## TASK
Make an exact copy of all the data.

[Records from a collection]
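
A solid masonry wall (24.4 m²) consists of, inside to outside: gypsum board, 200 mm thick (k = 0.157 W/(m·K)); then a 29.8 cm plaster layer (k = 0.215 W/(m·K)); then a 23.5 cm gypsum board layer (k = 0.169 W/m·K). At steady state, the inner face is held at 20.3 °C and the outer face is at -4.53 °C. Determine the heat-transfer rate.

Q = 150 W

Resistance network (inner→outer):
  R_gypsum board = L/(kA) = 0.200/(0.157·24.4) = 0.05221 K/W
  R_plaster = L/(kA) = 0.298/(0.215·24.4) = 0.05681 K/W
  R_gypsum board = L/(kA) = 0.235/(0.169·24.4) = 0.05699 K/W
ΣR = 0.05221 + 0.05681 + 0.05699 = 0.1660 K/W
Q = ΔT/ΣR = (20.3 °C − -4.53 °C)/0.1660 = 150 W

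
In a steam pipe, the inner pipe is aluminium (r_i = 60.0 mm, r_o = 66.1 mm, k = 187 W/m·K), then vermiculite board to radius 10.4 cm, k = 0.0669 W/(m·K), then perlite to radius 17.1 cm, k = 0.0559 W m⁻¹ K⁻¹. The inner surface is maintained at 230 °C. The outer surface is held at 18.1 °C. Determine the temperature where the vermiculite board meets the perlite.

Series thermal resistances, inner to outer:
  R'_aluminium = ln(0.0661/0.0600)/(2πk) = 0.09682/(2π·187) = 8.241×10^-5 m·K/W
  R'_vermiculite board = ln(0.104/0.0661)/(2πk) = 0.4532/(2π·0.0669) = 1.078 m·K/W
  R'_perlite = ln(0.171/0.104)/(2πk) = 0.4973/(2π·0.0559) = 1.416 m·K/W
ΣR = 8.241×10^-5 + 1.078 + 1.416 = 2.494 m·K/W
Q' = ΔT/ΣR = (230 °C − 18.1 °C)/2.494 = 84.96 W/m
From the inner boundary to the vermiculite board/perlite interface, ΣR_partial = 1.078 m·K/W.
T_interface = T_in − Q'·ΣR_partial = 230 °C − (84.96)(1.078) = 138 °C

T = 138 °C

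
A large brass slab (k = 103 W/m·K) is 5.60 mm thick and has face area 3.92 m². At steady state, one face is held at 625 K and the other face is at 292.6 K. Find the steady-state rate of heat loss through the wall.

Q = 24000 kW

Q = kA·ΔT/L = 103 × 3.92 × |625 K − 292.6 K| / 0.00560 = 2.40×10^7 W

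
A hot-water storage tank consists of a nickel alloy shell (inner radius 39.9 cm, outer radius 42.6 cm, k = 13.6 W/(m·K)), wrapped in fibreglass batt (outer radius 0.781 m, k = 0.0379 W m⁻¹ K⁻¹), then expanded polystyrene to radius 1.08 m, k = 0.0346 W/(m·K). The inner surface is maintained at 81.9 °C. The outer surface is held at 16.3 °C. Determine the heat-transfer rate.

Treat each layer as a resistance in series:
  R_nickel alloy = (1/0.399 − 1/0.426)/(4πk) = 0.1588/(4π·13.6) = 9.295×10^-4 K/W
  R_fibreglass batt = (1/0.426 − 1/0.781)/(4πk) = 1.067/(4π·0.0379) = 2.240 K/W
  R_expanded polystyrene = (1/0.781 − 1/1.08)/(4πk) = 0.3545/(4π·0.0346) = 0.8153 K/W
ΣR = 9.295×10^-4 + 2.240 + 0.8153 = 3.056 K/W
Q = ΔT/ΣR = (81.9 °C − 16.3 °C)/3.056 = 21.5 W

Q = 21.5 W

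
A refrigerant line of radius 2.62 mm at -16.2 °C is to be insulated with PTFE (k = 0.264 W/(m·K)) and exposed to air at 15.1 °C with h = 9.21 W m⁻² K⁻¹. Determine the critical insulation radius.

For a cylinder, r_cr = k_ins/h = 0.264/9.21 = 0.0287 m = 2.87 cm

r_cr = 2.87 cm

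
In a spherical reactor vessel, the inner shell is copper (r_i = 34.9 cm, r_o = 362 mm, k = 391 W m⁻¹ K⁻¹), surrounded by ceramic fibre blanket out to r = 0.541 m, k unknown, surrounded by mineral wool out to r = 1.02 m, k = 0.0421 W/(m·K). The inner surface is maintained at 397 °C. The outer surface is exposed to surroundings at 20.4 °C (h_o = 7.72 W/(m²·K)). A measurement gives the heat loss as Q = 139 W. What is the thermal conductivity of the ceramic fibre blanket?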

## WRITTEN ANSWER
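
A solid masonry wall (24.4 m²) consists of, inside to outside: gypsum board, 200 mm thick (k = 0.157 W/(m·K)); then a 29.8 cm plaster layer (k = 0.215 W/(m·K)); then a 23.5 cm gypsum board layer (k = 0.169 W/m·K). At steady state, the inner face is held at 20.3 °C and the outer face is at -4.53 °C. Determine the heat-transfer rate.

Q = 150 W

Resistance network (inner→outer):
  R_gypsum board = L/(kA) = 0.200/(0.157·24.4) = 0.05221 K/W
  R_plaster = L/(kA) = 0.298/(0.215·24.4) = 0.05681 K/W
  R_gypsum board = L/(kA) = 0.235/(0.169·24.4) = 0.05699 K/W
ΣR = 0.05221 + 0.05681 + 0.05699 = 0.1660 K/W
Q = ΔT/ΣR = (20.3 °C − -4.53 °C)/0.1660 = 150 W

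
In a steam pipe, the inner pipe is aluminium (r_i = 60.0 mm, r_o = 66.1 mm, k = 187 W/m·K), then vermiculite board to radius 10.4 cm, k = 0.0669 W/(m·K), then perlite to radius 17.1 cm, k = 0.0559 W m⁻¹ K⁻¹. The inner surface is maintained at 230 °C. The outer surface is held at 18.1 °C. Determine the temperature where the vermiculite board meets the perlite.

Series thermal resistances, inner to outer:
  R'_aluminium = ln(0.0661/0.0600)/(2πk) = 0.09682/(2π·187) = 8.241×10^-5 m·K/W
  R'_vermiculite board = ln(0.104/0.0661)/(2πk) = 0.4532/(2π·0.0669) = 1.078 m·K/W
  R'_perlite = ln(0.171/0.104)/(2πk) = 0.4973/(2π·0.0559) = 1.416 m·K/W
ΣR = 8.241×10^-5 + 1.078 + 1.416 = 2.494 m·K/W
Q' = ΔT/ΣR = (230 °C − 18.1 °C)/2.494 = 84.96 W/m
From the inner boundary to the vermiculite board/perlite interface, ΣR_partial = 1.078 m·K/W.
T_interface = T_in − Q'·ΣR_partial = 230 °C − (84.96)(1.078) = 138 °C

T = 138 °C

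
A large brass slab (k = 103 W/m·K) is 5.60 mm thick and has face area 3.92 m². At steady state, one face is held at 625 K and the other face is at 292.6 K. Find the steady-state rate of heat loss through the wall.

Q = 24000 kW

Q = kA·ΔT/L = 103 × 3.92 × |625 K − 292.6 K| / 0.00560 = 2.40×10^7 W

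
A hot-water storage tank consists of a nickel alloy shell (inner radius 39.9 cm, outer radius 42.6 cm, k = 13.6 W/(m·K)), wrapped in fibreglass batt (outer radius 0.781 m, k = 0.0379 W m⁻¹ K⁻¹), then expanded polystyrene to radius 1.08 m, k = 0.0346 W/(m·K). The inner surface is maintained at 81.9 °C. The outer surface is held at 16.3 °C. Determine the heat-transfer rate.

Treat each layer as a resistance in series:
  R_nickel alloy = (1/0.399 − 1/0.426)/(4πk) = 0.1588/(4π·13.6) = 9.295×10^-4 K/W
  R_fibreglass batt = (1/0.426 − 1/0.781)/(4πk) = 1.067/(4π·0.0379) = 2.240 K/W
  R_expanded polystyrene = (1/0.781 − 1/1.08)/(4πk) = 0.3545/(4π·0.0346) = 0.8153 K/W
ΣR = 9.295×10^-4 + 2.240 + 0.8153 = 3.056 K/W
Q = ΔT/ΣR = (81.9 °C − 16.3 °C)/3.056 = 21.5 W

Q = 21.5 W

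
A refrigerant line of radius 2.62 mm at -16.2 °C is to be insulated with PTFE (k = 0.264 W/(m·K)) and exposed to air at 15.1 °C with h = 9.21 W m⁻² K⁻¹. Determine the critical insulation radius.

For a cylinder, r_cr = k_ins/h = 0.264/9.21 = 0.0287 m = 2.87 cm

r_cr = 2.87 cm

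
In a spherical reactor vessel, the inner shell is copper (r_i = 34.9 cm, r_o = 362 mm, k = 391 W m⁻¹ K⁻¹), surrounded by ceramic fibre blanket out to r = 0.541 m, k unknown, surrounded by mineral wool out to r = 1.02 m, k = 0.0421 W/(m·K). The inner surface is maintained at 397 °C. The outer surface is exposed to surroundings at 20.4 °C (h_o = 7.72 W/(m²·K)). A measurement gives the heat loss as Q = 139 W. What is the thermal conductivity of the ceramic fibre blanket?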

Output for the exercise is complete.